◆ Your objective: Extract the first line through the line containing "observe X + Zp = 2" from the listing below, exactly as written.
(Given entries Opens)
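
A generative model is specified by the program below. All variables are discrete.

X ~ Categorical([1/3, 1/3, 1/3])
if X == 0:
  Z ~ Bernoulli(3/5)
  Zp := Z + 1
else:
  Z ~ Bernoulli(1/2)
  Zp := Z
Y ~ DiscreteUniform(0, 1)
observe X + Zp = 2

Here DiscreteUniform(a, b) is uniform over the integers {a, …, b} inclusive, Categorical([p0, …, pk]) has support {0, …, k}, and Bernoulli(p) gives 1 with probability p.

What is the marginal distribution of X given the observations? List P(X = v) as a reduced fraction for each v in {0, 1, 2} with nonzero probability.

P(X=0) = 3/8, P(X=1) = 5/16, P(X=2) = 5/16

Enumerate traces; 6 have nonzero weight after conditioning:
  (X=0, Z=1, Y=0) weight 1/10
  (X=0, Z=1, Y=1) weight 1/10
  (X=1, Z=1, Y=0) weight 1/12
  (X=1, Z=1, Y=1) weight 1/12
  (X=2, Z=0, Y=0) weight 1/12
  (X=2, Z=0, Y=1) weight 1/12
Group by X:
  weight(X=0) = 1/5
  weight(X=1) = 1/6
  weight(X=2) = 1/6
Total weight = 1/5 + 1/6 + 1/6 = 8/15
P(X=0 | obs) = 1/5 / 8/15 = 3/8
P(X=1 | obs) = 1/6 / 8/15 = 5/16
P(X=2 | obs) = 1/6 / 8/15 = 5/16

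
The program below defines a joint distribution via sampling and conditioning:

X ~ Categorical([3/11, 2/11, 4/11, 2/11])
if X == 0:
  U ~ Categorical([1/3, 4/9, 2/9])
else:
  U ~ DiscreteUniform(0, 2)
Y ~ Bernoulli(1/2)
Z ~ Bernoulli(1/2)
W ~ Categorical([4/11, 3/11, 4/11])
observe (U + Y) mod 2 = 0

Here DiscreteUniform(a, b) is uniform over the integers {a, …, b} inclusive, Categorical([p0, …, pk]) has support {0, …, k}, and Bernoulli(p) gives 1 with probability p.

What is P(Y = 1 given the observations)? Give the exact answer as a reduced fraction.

Enumerate traces; 72 have nonzero weight after conditioning:
  (X=0, U=0, Y=0, Z=0, W=0) weight 1/121
  (X=0, U=0, Y=0, Z=0, W=1) weight 3/484
  (X=0, U=0, Y=0, Z=0, W=2) weight 1/121
  (X=0, U=0, Y=0, Z=1, W=0) weight 1/121
  (X=0, U=0, Y=0, Z=1, W=1) weight 3/484
  (X=0, U=0, Y=0, Z=1, W=2) weight 1/121
  (X=0, U=1, Y=1, Z=0, W=0) weight 4/363
  (X=0, U=1, Y=1, Z=0, W=1) weight 1/121
  … 64 more
Group by Y:
  weight(Y=0) = 7/22
  weight(Y=1) = 2/11
Total weight = 7/22 + 2/11 = 1/2
P(Y=0 | obs) = 7/22 / 1/2 = 7/11
P(Y=1 | obs) = 2/11 / 1/2 = 4/11

P(Y = 1 | obs) = 4/11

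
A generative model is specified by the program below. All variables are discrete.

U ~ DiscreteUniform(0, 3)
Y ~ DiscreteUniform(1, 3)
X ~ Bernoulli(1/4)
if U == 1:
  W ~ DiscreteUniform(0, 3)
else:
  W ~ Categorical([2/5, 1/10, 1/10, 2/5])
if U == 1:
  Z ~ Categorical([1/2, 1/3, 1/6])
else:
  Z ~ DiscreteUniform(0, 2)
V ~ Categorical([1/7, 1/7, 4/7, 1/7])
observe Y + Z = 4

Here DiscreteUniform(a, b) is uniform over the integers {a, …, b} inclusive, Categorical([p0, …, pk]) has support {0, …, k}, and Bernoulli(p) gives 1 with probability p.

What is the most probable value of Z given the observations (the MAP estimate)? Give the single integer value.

Enumerate traces; 256 have nonzero weight after conditioning:
  (U=0, Y=2, X=0, W=0, Z=2, V=0) weight 1/840
  (U=0, Y=2, X=0, W=0, Z=2, V=1) weight 1/840
  (U=0, Y=2, X=0, W=0, Z=2, V=2) weight 1/210
  (U=0, Y=2, X=0, W=0, Z=2, V=3) weight 1/840
  (U=0, Y=2, X=0, W=1, Z=2, V=0) weight 1/3360
  (U=0, Y=2, X=0, W=1, Z=2, V=1) weight 1/3360
  (U=0, Y=2, X=0, W=1, Z=2, V=2) weight 1/840
  (U=0, Y=2, X=0, W=1, Z=2, V=3) weight 1/3360
  (U=0, Y=3, X=0, W=0, Z=1, V=0) weight 1/840
  … 247 more
Group by Z:
  weight(Z=1) = 1/9
  weight(Z=2) = 7/72
Total weight = 1/9 + 7/72 = 5/24
P(Z=1 | obs) = 1/9 / 5/24 = 8/15
P(Z=2 | obs) = 7/72 / 5/24 = 7/15
argmax = 1

argmax_v P(Z = v | obs) = 1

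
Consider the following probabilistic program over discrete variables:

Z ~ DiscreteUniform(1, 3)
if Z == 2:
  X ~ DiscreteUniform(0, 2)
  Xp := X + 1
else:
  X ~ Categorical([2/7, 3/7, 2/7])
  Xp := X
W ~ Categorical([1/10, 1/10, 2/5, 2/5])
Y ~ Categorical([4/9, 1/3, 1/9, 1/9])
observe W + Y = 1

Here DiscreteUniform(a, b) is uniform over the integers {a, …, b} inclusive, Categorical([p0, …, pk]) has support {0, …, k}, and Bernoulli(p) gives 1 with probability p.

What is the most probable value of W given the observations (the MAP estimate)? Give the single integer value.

Enumerate traces; 18 have nonzero weight after conditioning:
  (Z=1, X=0, W=0, Y=1) weight 1/315
  (Z=1, X=0, W=1, Y=0) weight 4/945
  (Z=1, X=1, W=0, Y=1) weight 1/210
  (Z=1, X=1, W=1, Y=0) weight 2/315
  (Z=1, X=2, W=0, Y=1) weight 1/315
  (Z=1, X=2, W=1, Y=0) weight 4/945
  (Z=2, X=0, W=0, Y=1) weight 1/270
  (Z=2, X=0, W=1, Y=0) weight 2/405
  … 10 more
Group by W:
  weight(W=0) = 1/30
  weight(W=1) = 2/45
Total weight = 1/30 + 2/45 = 7/90
P(W=0 | obs) = 1/30 / 7/90 = 3/7
P(W=1 | obs) = 2/45 / 7/90 = 4/7
argmax = 1

argmax_v P(W = v | obs) = 1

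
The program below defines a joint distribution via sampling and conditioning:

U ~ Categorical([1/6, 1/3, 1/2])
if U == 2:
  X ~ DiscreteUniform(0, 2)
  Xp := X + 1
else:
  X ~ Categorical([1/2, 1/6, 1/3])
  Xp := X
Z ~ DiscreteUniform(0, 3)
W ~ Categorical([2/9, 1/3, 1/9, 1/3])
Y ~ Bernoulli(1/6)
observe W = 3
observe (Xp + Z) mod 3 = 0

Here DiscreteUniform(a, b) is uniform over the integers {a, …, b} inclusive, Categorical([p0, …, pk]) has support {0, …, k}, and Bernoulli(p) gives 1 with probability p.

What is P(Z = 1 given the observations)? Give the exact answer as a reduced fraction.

P(Z = 1 | obs) = 4/17

Enumerate traces; 24 have nonzero weight after conditioning:
  (U=0, X=0, Z=0, W=3, Y=0) weight 5/864
  (U=0, X=0, Z=0, W=3, Y=1) weight 1/864
  (U=0, X=0, Z=3, W=3, Y=0) weight 5/864
  (U=0, X=0, Z=3, W=3, Y=1) weight 1/864
  (U=0, X=1, Z=2, W=3, Y=0) weight 5/2592
  (U=0, X=1, Z=2, W=3, Y=1) weight 1/2592
  (U=0, X=2, Z=1, W=3, Y=0) weight 5/1296
  (U=0, X=2, Z=1, W=3, Y=1) weight 1/1296
  … 16 more
Group by Z:
  weight(Z=0) = 5/144
  weight(Z=1) = 1/36
  weight(Z=2) = 1/48
  weight(Z=3) = 5/144
Total weight = 5/144 + 1/36 + 1/48 + 5/144 = 17/144
P(Z=0 | obs) = 5/144 / 17/144 = 5/17
P(Z=1 | obs) = 1/36 / 17/144 = 4/17
P(Z=2 | obs) = 1/48 / 17/144 = 3/17
P(Z=3 | obs) = 5/144 / 17/144 = 5/17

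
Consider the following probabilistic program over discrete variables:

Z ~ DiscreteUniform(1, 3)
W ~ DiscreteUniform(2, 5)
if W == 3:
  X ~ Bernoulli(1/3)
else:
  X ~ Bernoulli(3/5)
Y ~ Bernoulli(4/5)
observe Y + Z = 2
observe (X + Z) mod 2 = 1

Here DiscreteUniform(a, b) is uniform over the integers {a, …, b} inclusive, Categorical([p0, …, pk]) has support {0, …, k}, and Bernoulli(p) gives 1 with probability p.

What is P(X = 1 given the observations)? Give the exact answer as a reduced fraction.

Enumerate traces; 8 have nonzero weight after conditioning:
  (Z=1, W=2, X=0, Y=1) weight 2/75
  (Z=1, W=3, X=0, Y=1) weight 2/45
  (Z=1, W=4, X=0, Y=1) weight 2/75
  (Z=1, W=5, X=0, Y=1) weight 2/75
  (Z=2, W=2, X=1, Y=0) weight 1/100
  (Z=2, W=3, X=1, Y=0) weight 1/180
  (Z=2, W=4, X=1, Y=0) weight 1/100
  (Z=2, W=5, X=1, Y=0) weight 1/100
Group by X:
  weight(X=0) = 28/225
  weight(X=1) = 8/225
Total weight = 28/225 + 8/225 = 4/25
P(X=0 | obs) = 28/225 / 4/25 = 7/9
P(X=1 | obs) = 8/225 / 4/25 = 2/9

P(X = 1 | obs) = 2/9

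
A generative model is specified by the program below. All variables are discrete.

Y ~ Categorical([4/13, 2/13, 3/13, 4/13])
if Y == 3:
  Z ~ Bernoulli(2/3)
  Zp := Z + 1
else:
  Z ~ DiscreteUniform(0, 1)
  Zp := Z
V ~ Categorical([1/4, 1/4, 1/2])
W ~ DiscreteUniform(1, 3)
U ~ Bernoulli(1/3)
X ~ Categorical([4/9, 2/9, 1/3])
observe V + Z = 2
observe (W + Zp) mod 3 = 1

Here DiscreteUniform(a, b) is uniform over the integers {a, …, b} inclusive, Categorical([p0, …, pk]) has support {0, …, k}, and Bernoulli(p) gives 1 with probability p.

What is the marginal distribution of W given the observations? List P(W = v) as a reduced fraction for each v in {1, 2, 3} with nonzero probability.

Enumerate traces; 48 have nonzero weight after conditioning:
  (Y=0, Z=0, V=2, W=1, U=0, X=0) weight 8/1053
  (Y=0, Z=0, V=2, W=1, U=0, X=1) weight 4/1053
  (Y=0, Z=0, V=2, W=1, U=0, X=2) weight 2/351
  (Y=0, Z=0, V=2, W=1, U=1, X=0) weight 4/1053
  (Y=0, Z=0, V=2, W=1, U=1, X=1) weight 2/1053
  (Y=0, Z=0, V=2, W=1, U=1, X=2) weight 1/351
  (Y=0, Z=1, V=1, W=3, U=0, X=0) weight 4/1053
  (Y=0, Z=1, V=1, W=3, U=0, X=1) weight 2/1053
  (Y=3, Z=1, V=1, W=2, U=0, X=0) weight 16/3159
  … 39 more
Group by W:
  weight(W=1) = 3/52
  weight(W=2) = 2/117
  weight(W=3) = 43/936
Total weight = 3/52 + 2/117 + 43/936 = 113/936
P(W=1 | obs) = 3/52 / 113/936 = 54/113
P(W=2 | obs) = 2/117 / 113/936 = 16/113
P(W=3 | obs) = 43/936 / 113/936 = 43/113

P(W=1) = 54/113, P(W=2) = 16/113, P(W=3) = 43/113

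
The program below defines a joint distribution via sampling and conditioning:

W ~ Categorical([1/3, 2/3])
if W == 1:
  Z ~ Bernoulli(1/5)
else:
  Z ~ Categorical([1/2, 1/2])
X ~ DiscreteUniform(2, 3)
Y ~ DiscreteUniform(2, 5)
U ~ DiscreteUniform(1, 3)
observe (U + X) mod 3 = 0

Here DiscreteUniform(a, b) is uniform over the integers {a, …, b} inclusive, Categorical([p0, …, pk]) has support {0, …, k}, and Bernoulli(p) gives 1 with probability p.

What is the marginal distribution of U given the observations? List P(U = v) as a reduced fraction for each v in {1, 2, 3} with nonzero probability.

P(U=1) = 1/2, P(U=3) = 1/2

Enumerate traces; 32 have nonzero weight after conditioning:
  (W=0, Z=0, X=2, Y=2, U=1) weight 1/144
  (W=0, Z=0, X=2, Y=3, U=1) weight 1/144
  (W=0, Z=0, X=2, Y=4, U=1) weight 1/144
  (W=0, Z=0, X=2, Y=5, U=1) weight 1/144
  (W=0, Z=0, X=3, Y=2, U=3) weight 1/144
  (W=0, Z=0, X=3, Y=3, U=3) weight 1/144
  (W=0, Z=0, X=3, Y=4, U=3) weight 1/144
  (W=0, Z=0, X=3, Y=5, U=3) weight 1/144
  … 24 more
Group by U:
  weight(U=1) = 1/6
  weight(U=3) = 1/6
Total weight = 1/6 + 1/6 = 1/3
P(U=1 | obs) = 1/6 / 1/3 = 1/2
P(U=3 | obs) = 1/6 / 1/3 = 1/2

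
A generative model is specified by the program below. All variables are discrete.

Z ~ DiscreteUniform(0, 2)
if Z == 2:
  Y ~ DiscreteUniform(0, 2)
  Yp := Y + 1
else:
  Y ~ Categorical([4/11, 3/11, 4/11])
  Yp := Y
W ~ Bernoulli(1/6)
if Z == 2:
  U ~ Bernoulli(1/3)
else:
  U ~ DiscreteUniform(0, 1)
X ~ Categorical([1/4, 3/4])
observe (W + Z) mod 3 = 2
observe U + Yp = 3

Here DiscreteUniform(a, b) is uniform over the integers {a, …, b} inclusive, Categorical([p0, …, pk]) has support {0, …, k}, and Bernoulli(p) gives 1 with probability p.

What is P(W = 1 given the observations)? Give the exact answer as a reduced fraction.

P(W = 1 | obs) = 6/61

Enumerate traces; 6 have nonzero weight after conditioning:
  (Z=1, Y=2, W=1, U=1, X=0) weight 1/396
  (Z=1, Y=2, W=1, U=1, X=1) weight 1/132
  (Z=2, Y=1, W=0, U=1, X=0) weight 5/648
  (Z=2, Y=1, W=0, U=1, X=1) weight 5/216
  (Z=2, Y=2, W=0, U=0, X=0) weight 5/324
  (Z=2, Y=2, W=0, U=0, X=1) weight 5/108
Group by W:
  weight(W=0) = 5/54
  weight(W=1) = 1/99
Total weight = 5/54 + 1/99 = 61/594
P(W=0 | obs) = 5/54 / 61/594 = 55/61
P(W=1 | obs) = 1/99 / 61/594 = 6/61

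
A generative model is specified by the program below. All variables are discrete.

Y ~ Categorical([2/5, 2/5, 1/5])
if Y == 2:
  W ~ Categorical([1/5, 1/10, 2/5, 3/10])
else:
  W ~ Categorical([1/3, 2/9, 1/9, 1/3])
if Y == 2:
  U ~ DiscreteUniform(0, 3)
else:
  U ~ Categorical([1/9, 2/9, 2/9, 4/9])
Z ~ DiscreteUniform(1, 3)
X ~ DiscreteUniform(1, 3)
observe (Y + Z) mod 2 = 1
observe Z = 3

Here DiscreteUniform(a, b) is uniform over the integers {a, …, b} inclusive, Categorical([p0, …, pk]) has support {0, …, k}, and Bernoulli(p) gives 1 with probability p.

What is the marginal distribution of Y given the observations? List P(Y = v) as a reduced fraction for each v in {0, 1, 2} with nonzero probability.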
(Given entries Closes)
◆ Reply to the exercise:
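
A generative model is specified by the program below. All variables are discrete.

X ~ Categorical([1/3, 1/3, 1/3])
if X == 0:
  Z ~ Bernoulli(3/5)
  Zp := Z + 1
else:
  Z ~ Bernoulli(1/2)
  Zp := Z
Y ~ DiscreteUniform(0, 1)
observe X + Zp = 2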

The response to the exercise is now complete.